▶ [SOURCE MATERIAL]:
───

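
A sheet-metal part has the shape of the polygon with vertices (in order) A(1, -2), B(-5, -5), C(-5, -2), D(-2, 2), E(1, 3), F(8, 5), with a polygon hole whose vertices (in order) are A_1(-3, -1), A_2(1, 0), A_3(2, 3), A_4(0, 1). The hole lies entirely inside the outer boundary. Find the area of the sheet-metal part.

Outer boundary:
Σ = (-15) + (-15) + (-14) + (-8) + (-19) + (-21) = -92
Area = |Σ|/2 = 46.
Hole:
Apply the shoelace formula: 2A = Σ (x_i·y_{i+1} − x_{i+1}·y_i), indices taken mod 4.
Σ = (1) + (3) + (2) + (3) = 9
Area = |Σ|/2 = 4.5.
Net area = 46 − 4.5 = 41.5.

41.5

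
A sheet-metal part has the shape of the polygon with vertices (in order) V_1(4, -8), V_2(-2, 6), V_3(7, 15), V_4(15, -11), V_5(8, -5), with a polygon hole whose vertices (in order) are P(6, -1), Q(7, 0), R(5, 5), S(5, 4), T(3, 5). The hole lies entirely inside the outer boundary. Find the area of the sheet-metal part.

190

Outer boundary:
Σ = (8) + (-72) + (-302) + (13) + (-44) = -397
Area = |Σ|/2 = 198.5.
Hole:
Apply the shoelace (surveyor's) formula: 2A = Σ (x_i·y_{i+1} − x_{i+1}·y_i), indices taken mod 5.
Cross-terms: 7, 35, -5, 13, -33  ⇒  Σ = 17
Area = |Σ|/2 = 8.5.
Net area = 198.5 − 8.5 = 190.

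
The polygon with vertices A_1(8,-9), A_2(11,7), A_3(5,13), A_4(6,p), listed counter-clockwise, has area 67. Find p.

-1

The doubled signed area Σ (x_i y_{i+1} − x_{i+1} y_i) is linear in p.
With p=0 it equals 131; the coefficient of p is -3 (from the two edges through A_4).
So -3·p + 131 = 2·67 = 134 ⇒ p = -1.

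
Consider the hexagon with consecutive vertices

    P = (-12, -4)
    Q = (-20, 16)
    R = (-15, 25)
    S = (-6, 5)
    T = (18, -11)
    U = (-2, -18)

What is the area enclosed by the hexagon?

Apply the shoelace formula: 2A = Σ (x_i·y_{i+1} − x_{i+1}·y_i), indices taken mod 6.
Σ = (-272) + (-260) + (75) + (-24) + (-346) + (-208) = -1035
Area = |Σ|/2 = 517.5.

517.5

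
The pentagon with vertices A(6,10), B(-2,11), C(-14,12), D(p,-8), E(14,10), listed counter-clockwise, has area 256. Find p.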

───

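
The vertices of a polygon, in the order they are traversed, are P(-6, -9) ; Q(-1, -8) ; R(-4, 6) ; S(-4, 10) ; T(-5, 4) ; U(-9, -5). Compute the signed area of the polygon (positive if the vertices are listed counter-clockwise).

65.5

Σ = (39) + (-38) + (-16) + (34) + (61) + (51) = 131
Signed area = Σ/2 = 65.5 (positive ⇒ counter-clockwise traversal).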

───

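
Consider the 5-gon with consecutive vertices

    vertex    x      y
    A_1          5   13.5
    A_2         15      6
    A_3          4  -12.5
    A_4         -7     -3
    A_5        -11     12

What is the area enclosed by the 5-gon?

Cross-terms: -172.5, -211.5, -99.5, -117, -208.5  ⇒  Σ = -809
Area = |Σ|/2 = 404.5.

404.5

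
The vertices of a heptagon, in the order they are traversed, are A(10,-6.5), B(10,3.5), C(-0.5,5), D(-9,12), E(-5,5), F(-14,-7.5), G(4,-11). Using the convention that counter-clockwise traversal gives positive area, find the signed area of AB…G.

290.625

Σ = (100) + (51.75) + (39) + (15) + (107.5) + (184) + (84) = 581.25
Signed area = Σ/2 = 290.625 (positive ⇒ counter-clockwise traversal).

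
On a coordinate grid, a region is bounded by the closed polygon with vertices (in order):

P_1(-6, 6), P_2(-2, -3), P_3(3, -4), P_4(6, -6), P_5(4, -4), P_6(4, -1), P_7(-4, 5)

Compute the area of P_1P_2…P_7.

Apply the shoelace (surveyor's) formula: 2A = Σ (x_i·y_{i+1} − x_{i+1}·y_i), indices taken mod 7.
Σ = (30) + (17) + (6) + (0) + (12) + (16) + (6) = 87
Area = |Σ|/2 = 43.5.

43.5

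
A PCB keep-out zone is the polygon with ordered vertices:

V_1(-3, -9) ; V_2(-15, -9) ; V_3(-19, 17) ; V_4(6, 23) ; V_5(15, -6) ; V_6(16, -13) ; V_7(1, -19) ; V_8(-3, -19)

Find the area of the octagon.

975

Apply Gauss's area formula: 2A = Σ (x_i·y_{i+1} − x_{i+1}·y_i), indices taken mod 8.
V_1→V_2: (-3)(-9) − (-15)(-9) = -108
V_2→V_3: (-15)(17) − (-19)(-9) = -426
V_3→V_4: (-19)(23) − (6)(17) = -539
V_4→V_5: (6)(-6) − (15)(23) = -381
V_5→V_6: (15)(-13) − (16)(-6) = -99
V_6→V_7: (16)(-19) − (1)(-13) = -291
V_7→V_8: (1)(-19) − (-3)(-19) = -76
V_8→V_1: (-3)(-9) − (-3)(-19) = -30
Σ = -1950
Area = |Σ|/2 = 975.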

───

▶ [WHAT THE EXERCISE ASKS]: In the records above, the line with "F(8, 5), with" marks the start and the line with "R = (-15, 25)" marks the end; copy that stretch exactly, both lines included, and nothing else.

▶ [RESULT OF THE EXERCISE]:
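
A sheet-metal part has the shape of the polygon with vertices (in order) A(1, -2), B(-5, -5), C(-5, -2), D(-2, 2), E(1, 3), F(8, 5), with a polygon hole whose vertices (in order) are A_1(-3, -1), A_2(1, 0), A_3(2, 3), A_4(0, 1). The hole lies entirely inside the outer boundary. Find the area of the sheet-metal part.

Outer boundary:
Σ = (-15) + (-15) + (-14) + (-8) + (-19) + (-21) = -92
Area = |Σ|/2 = 46.
Hole:
Apply the shoelace formula: 2A = Σ (x_i·y_{i+1} − x_{i+1}·y_i), indices taken mod 4.
Σ = (1) + (3) + (2) + (3) = 9
Area = |Σ|/2 = 4.5.
Net area = 46 − 4.5 = 41.5.

41.5

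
A sheet-metal part has the shape of the polygon with vertices (in order) V_1(4, -8), V_2(-2, 6), V_3(7, 15), V_4(15, -11), V_5(8, -5), with a polygon hole whose vertices (in order) are P(6, -1), Q(7, 0), R(5, 5), S(5, 4), T(3, 5). The hole lies entirely inside the outer boundary. Find the area of the sheet-metal part.

190

Outer boundary:
Σ = (8) + (-72) + (-302) + (13) + (-44) = -397
Area = |Σ|/2 = 198.5.
Hole:
Apply the shoelace (surveyor's) formula: 2A = Σ (x_i·y_{i+1} − x_{i+1}·y_i), indices taken mod 5.
Cross-terms: 7, 35, -5, 13, -33  ⇒  Σ = 17
Area = |Σ|/2 = 8.5.
Net area = 198.5 − 8.5 = 190.

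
The polygon with vertices A_1(8,-9), A_2(11,7), A_3(5,13), A_4(6,p), listed counter-clockwise, has area 67. Find p.

-1

The doubled signed area Σ (x_i y_{i+1} − x_{i+1} y_i) is linear in p.
With p=0 it equals 131; the coefficient of p is -3 (from the two edges through A_4).
So -3·p + 131 = 2·67 = 134 ⇒ p = -1.

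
Consider the hexagon with consecutive vertices

    P = (-12, -4)
    Q = (-20, 16)
    R = (-15, 25)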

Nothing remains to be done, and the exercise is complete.